WHAT YOU ARE ASKED TO DO: Once the line containing "At the 12 UTC fix, an" is found, copy that line and all remaining lines of the records exactly, including the last one, and add nothing.

Recorded data:
☆ ☆ ☆ ☆

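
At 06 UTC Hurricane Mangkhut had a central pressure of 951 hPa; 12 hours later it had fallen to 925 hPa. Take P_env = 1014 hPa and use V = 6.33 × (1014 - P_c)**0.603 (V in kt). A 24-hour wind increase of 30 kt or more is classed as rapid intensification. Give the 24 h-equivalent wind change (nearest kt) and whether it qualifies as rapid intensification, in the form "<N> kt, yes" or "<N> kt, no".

V₁: ΔP = 63, V ≈ 6.33 × 63^0.603 ≈ 76.98 kt.
V₂: ΔP = 89, V ≈ 6.33 × 89^0.603 ≈ 94.82 kt.
ΔV over 12 h = 17.84 kt → 24 h equivalent = 17.84 × 24/12 ≈ 35.68 kt.
36 kt ≥ 30 kt ⇒ rapid intensification.

36 kt, yes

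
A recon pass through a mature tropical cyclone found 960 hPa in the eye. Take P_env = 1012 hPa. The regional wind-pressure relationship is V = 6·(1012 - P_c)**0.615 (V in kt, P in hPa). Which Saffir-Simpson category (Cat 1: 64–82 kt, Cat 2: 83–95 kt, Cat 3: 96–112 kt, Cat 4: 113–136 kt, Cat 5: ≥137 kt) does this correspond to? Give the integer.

ΔP = 1012 − 960 = 52 hPa.
V ≈ 6 × 52^0.615 = 6 × 11.36 ≈ 68 kt.
68 kt falls in the Category 1 band.

1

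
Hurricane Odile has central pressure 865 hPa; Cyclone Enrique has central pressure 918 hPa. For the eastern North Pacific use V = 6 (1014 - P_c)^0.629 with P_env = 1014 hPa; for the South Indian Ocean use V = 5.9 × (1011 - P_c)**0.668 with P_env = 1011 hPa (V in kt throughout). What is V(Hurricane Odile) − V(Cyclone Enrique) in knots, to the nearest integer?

18 kt

Hurricane Odile: ΔP = 149; V ≈ 6 × 149^0.629 ≈ 139.66 kt.
Cyclone Enrique: ΔP = 93; V ≈ 5.9 × 93^0.668 ≈ 121.84 kt.
Difference ≈ 139.66 − 121.84 = 17.82 → 18 kt.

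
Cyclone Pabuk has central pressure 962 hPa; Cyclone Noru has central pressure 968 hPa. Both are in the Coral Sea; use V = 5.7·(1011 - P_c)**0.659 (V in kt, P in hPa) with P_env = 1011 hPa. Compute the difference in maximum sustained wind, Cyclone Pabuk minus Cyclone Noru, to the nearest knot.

Cyclone Pabuk: ΔP = 49; V ≈ 5.7 × 49^0.659 ≈ 74.08 kt.
Cyclone Noru: ΔP = 43; V ≈ 5.7 × 43^0.659 ≈ 67.97 kt.
Difference ≈ 74.08 − 67.97 = 6.11 → 6 kt.

6 kt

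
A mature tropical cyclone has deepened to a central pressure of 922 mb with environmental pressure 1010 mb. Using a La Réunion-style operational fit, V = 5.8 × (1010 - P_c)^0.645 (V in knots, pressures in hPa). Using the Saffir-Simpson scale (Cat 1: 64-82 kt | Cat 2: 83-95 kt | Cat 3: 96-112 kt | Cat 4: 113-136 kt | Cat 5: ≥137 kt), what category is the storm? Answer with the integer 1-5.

3

ΔP = 1010 − 922 = 88 mb.
V ≈ 5.8 × 88^0.645 = 5.8 × 17.96 ≈ 104 kt.
104 kt falls in the Category 3 band.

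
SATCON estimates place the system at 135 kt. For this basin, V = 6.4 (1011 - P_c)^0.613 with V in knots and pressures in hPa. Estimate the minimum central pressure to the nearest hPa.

ΔP = (V / 6.4)^(1/0.613) = (135/6.4)^1.631.
135/6.4 = 21.094; 21.094^1.631 ≈ 144.58 hPa.
P_c = 1011 − 144.58 = 866.42 ≈ 866 hPa.

866 hPa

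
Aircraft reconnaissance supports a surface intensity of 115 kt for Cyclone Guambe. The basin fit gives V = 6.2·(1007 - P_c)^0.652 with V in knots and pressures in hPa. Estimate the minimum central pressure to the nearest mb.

919 mb

ΔP = (V / 6.2)^(1/0.652) = (115/6.2)^1.534.
115/6.2 = 18.548; 18.548^1.534 ≈ 88.16 mb.
P_c = 1007 − 88.16 = 918.84 ≈ 919 mb.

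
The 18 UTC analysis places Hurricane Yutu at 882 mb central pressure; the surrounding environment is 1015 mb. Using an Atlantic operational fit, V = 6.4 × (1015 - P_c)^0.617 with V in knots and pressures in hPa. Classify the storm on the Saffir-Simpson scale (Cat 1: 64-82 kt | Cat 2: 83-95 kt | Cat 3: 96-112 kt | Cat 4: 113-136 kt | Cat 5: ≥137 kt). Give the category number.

4

ΔP = 1015 − 882 = 133 mb.
V ≈ 6.4 × 133^0.617 = 6.4 × 20.44 ≈ 131 kt.
131 kt falls in the Category 4 band.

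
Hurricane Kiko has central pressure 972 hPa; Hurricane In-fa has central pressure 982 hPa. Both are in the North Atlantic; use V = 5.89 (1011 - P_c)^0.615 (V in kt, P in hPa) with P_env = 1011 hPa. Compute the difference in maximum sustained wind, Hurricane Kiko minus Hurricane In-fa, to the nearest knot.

9 kt

Hurricane Kiko: ΔP = 39; V ≈ 5.89 × 39^0.615 ≈ 56.06 kt.
Hurricane In-fa: ΔP = 29; V ≈ 5.89 × 29^0.615 ≈ 46.72 kt.
Difference ≈ 56.06 − 46.72 = 9.34 → 9 kt.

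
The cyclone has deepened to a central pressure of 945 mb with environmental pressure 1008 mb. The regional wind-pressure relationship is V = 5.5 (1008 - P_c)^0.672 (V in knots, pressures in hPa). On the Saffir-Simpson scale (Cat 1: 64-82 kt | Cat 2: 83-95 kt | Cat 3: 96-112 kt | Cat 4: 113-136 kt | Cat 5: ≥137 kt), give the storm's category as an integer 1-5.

ΔP = 1008 − 945 = 63 mb.
V ≈ 5.5 × 63^0.672 = 5.5 × 16.19 ≈ 89 kt.
89 kt falls in the Category 2 band.

2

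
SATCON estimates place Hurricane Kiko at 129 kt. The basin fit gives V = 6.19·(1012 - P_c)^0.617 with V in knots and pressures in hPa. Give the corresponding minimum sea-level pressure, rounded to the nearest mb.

ΔP = (V / 6.19)^(1/0.617) = (129/6.19)^1.621.
129/6.19 = 20.840; 20.840^1.621 ≈ 137.28 mb.
P_c = 1012 − 137.28 = 874.72 ≈ 875 mb.

875 mb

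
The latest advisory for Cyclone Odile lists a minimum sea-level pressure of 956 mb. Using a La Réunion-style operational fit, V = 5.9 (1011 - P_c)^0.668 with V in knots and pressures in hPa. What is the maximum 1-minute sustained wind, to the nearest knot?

ΔP = 1011 − 956 = 55 mb.
55^0.668 ≈ 14.540.
V ≈ 5.9 × 14.540 ≈ 85.8 kt.

86 kt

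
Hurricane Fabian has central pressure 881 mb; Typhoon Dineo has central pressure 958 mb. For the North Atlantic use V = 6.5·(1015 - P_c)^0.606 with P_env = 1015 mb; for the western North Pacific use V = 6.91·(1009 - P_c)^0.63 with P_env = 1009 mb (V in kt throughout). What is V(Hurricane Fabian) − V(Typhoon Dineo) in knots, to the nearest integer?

Hurricane Fabian: ΔP = 134; V ≈ 6.5 × 134^0.606 ≈ 126.46 kt.
Typhoon Dineo: ΔP = 51; V ≈ 6.91 × 51^0.63 ≈ 82.27 kt.
Difference ≈ 126.46 − 82.27 = 44.19 → 44 kt.

44 kt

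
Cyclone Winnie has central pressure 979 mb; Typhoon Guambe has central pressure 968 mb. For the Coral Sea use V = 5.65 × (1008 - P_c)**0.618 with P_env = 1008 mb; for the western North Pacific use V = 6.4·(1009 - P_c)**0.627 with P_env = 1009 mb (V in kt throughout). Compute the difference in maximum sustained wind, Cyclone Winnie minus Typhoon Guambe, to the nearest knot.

-20 kt

Cyclone Winnie: ΔP = 29; V ≈ 5.65 × 29^0.618 ≈ 45.27 kt.
Typhoon Guambe: ΔP = 41; V ≈ 6.4 × 41^0.627 ≈ 65.67 kt.
Difference ≈ 45.27 − 65.67 = -20.40 → -20 kt.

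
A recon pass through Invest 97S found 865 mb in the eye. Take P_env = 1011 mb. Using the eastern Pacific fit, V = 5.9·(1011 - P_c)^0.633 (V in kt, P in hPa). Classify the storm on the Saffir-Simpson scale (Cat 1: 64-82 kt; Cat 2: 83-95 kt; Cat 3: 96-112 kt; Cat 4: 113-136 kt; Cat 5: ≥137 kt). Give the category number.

ΔP = 1011 − 865 = 146 mb.
V ≈ 5.9 × 146^0.633 = 5.9 × 23.44 ≈ 138 kt.
138 kt falls in the Category 5 band.

5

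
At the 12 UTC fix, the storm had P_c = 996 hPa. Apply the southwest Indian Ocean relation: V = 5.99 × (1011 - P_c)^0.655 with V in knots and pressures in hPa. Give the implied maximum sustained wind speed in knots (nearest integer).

ΔP = 1011 − 996 = 15 hPa.
15^0.655 ≈ 5.893.
V ≈ 5.99 × 5.893 ≈ 35.3 kt.

35 kt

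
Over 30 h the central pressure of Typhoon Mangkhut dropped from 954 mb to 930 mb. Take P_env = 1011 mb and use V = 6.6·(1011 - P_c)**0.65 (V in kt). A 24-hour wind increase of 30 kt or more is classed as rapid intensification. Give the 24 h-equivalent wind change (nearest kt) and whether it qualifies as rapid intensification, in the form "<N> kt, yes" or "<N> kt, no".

19 kt, no

V₁: ΔP = 57, V ≈ 6.6 × 57^0.65 ≈ 91.38 kt.
V₂: ΔP = 81, V ≈ 6.6 × 81^0.65 ≈ 114.83 kt.
ΔV over 30 h = 23.45 kt → 24 h equivalent = 23.45 × 24/30 ≈ 18.76 kt.
19 kt < 30 kt ⇒ not rapid intensification.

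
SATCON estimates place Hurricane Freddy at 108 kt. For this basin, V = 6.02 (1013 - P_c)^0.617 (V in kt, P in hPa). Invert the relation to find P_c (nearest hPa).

ΔP = (V / 6.02)^(1/0.617) = (108/6.02)^1.621.
108/6.02 = 17.940; 17.940^1.621 ≈ 107.68 hPa.
P_c = 1013 − 107.68 = 905.32 ≈ 905 hPa.

905 hPa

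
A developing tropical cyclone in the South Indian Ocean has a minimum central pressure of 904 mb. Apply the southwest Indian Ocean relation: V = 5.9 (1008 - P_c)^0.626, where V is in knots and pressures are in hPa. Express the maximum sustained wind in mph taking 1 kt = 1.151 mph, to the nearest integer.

ΔP = 1008 − 904 = 104 mb.
V ≈ 5.9 × 104^0.626 = 5.9 × 18.309 ≈ 108.023 kt.
108.023 × 1.151 ≈ 124.33 mph → 124 mph.

124 mph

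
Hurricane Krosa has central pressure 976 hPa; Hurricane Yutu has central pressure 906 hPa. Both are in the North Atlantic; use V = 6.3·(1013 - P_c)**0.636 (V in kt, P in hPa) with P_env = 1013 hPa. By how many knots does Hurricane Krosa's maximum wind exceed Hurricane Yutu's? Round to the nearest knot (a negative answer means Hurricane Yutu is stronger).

-60 kt

Hurricane Krosa: ΔP = 37; V ≈ 6.3 × 37^0.636 ≈ 62.62 kt.
Hurricane Yutu: ΔP = 107; V ≈ 6.3 × 107^0.636 ≈ 123.03 kt.
Difference ≈ 62.62 − 123.03 = -60.41 → -60 kt.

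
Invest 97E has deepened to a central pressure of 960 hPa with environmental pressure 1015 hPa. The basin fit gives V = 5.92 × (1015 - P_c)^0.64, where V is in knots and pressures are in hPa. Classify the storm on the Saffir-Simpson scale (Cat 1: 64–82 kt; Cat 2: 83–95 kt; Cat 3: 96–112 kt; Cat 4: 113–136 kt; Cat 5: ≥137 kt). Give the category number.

ΔP = 1015 − 960 = 55 hPa.
V ≈ 5.92 × 55^0.64 = 5.92 × 13.00 ≈ 77 kt.
77 kt falls in the Category 1 band.

1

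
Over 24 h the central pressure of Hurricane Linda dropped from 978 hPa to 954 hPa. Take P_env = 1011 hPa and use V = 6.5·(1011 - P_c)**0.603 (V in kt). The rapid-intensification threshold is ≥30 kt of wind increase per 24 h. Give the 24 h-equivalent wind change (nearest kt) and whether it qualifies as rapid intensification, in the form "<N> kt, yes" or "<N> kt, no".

V₁: ΔP = 33, V ≈ 6.5 × 33^0.603 ≈ 53.53 kt.
V₂: ΔP = 57, V ≈ 6.5 × 57^0.603 ≈ 74.42 kt.
ΔV over 24 h = 20.89 kt → 24 h equivalent = 20.89 × 24/24 ≈ 20.89 kt.
21 kt < 30 kt ⇒ not rapid intensification.

21 kt, no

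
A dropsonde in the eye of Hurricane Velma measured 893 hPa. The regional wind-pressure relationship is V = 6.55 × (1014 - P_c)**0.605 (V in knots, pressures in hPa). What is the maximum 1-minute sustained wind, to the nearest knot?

ΔP = 1014 − 893 = 121 hPa.
121^0.605 ≈ 18.201.
V ≈ 6.55 × 18.201 ≈ 119.2 kt.

119 kt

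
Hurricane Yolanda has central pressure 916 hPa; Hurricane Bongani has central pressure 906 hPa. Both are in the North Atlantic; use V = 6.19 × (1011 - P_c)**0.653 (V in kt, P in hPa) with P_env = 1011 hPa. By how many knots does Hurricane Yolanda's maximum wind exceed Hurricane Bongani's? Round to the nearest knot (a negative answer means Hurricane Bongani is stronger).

-8 kt

Hurricane Yolanda: ΔP = 95; V ≈ 6.19 × 95^0.653 ≈ 121.10 kt.
Hurricane Bongani: ΔP = 105; V ≈ 6.19 × 105^0.653 ≈ 129.28 kt.
Difference ≈ 121.10 − 129.28 = -8.18 → -8 kt.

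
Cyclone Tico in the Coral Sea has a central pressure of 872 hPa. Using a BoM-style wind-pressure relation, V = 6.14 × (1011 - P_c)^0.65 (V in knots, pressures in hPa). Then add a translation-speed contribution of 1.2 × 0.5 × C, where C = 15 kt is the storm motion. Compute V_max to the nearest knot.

161 kt

ΔP = 1011 − 872 = 139 hPa.
139^0.65 ≈ 24.715.
V ≈ 6.14 × 24.715 ≈ 151.7 kt.
Translation term: 1.2 × 0.5 × 15 = 9 kt.
Corrected V ≈ 160.7 kt → 161 kt.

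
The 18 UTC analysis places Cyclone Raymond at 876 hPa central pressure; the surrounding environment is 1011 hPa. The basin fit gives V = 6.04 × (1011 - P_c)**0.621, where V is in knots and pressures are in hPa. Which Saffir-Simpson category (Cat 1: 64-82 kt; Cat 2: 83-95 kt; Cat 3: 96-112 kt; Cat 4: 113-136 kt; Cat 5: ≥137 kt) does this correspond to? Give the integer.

4

ΔP = 1011 − 876 = 135 hPa.
V ≈ 6.04 × 135^0.621 = 6.04 × 21.03 ≈ 127 kt.
127 kt falls in the Category 4 band.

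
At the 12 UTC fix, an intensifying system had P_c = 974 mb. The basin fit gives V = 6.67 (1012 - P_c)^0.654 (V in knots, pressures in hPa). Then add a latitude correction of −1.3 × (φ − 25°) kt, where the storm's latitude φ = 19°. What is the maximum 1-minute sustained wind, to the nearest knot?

80 kt

ΔP = 1012 − 974 = 38 mb.
38^0.654 ≈ 10.794.
V ≈ 6.67 × 10.794 ≈ 72.0 kt.
Latitude correction: −1.3 × (19 − 25) = 7.8 kt.
Corrected V ≈ 79.8 kt → 80 kt.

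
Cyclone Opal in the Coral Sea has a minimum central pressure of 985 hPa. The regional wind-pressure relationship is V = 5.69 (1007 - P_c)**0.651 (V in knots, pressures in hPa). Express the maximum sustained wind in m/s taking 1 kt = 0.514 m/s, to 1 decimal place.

ΔP = 1007 − 985 = 22 hPa.
V ≈ 5.69 × 22^0.651 = 5.69 × 7.480 ≈ 42.563 kt.
42.563 × 0.514 ≈ 21.88 m/s → 21.9 m/s.

21.9 m/s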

☆ ☆ ☆ ☆

FINAL ANSWER:
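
At the 12 UTC fix, an intensifying system had P_c = 974 mb. The basin fit gives V = 6.67 (1012 - P_c)^0.654 (V in knots, pressures in hPa). Then add a latitude correction of −1.3 × (φ − 25°) kt, where the storm's latitude φ = 19°. What is the maximum 1-minute sustained wind, to the nearest knot?

80 kt

ΔP = 1012 − 974 = 38 mb.
38^0.654 ≈ 10.794.
V ≈ 6.67 × 10.794 ≈ 72.0 kt.
Latitude correction: −1.3 × (19 − 25) = 7.8 kt.
Corrected V ≈ 79.8 kt → 80 kt.

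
Cyclone Opal in the Coral Sea has a minimum central pressure of 985 hPa. The regional wind-pressure relationship is V = 5.69 (1007 - P_c)**0.651 (V in knots, pressures in hPa). Express the maximum sustained wind in m/s taking 1 kt = 0.514 m/s, to 1 decimal place.

ΔP = 1007 − 985 = 22 hPa.
V ≈ 5.69 × 22^0.651 = 5.69 × 7.480 ≈ 42.563 kt.
42.563 × 0.514 ≈ 21.88 m/s → 21.9 m/s.

21.9 m/s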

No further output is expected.